• Exercise directions:
Among the entries below, extract exactly the lines that run from the one with "Encode the code" through the one with "Give the UTF-8", both ends included.

• Record set:
= = =
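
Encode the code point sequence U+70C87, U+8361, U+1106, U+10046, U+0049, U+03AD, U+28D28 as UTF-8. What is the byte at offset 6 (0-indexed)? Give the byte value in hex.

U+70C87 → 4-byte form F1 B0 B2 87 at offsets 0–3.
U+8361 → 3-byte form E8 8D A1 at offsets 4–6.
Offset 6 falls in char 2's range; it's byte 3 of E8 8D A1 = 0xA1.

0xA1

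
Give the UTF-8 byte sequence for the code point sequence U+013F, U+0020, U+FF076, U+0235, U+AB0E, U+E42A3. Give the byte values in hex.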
= = =
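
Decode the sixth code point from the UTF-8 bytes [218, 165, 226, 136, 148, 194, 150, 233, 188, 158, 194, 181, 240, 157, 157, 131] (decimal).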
= = =
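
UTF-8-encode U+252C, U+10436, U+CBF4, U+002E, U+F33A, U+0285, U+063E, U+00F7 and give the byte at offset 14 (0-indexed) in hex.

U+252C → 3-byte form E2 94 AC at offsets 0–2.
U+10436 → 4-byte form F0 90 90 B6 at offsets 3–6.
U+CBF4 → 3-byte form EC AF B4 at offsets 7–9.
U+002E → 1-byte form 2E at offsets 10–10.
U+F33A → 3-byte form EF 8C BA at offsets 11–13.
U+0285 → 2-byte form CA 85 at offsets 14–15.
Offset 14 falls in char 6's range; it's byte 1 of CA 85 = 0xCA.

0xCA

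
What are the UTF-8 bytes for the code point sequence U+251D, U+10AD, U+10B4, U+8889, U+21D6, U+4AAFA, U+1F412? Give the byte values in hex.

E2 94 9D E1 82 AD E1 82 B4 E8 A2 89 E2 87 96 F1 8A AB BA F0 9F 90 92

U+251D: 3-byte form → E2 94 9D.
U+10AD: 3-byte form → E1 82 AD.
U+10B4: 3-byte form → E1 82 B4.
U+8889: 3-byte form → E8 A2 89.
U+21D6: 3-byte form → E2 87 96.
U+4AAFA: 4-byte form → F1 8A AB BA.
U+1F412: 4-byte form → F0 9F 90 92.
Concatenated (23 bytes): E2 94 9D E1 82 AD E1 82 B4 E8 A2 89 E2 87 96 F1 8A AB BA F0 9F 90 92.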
= = =
• Answer box:
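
Encode the code point sequence U+70C87, U+8361, U+1106, U+10046, U+0049, U+03AD, U+28D28 as UTF-8. What is the byte at offset 6 (0-indexed)? Give the byte value in hex.

U+70C87 → 4-byte form F1 B0 B2 87 at offsets 0–3.
U+8361 → 3-byte form E8 8D A1 at offsets 4–6.
Offset 6 falls in char 2's range; it's byte 3 of E8 8D A1 = 0xA1.

0xA1

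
Give the UTF-8 byte sequence for the code point sequence U+013F, U+0020, U+FF076, U+0235, U+AB0E, U+E42A3. Give the byte values in hex.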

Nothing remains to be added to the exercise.